Dataset entries
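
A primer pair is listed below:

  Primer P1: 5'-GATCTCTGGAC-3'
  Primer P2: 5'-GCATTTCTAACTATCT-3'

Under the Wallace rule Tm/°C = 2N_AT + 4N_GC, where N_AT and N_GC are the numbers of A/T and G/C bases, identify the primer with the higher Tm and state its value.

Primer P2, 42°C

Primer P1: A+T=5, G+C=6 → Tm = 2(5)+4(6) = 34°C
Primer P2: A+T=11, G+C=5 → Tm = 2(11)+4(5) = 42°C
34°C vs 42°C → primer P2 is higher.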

▸ **ACTION ITEM**
Write out every entry again so that each line matches the original exactly.

▸ **EXERCISE SOLUTION**
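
A primer pair is listed below:

  Primer P1: 5'-GATCTCTGGAC-3'
  Primer P2: 5'-GCATTTCTAACTATCT-3'

Under the Wallace rule Tm/°C = 2N_AT + 4N_GC, where N_AT and N_GC are the numbers of A/T and G/C bases, identify the primer with the higher Tm and state its value.

Primer P2, 42°C

Primer P1: A+T=5, G+C=6 → Tm = 2(5)+4(6) = 34°C
Primer P2: A+T=11, G+C=5 → Tm = 2(11)+4(5) = 42°C
34°C vs 42°C → primer P2 is higher.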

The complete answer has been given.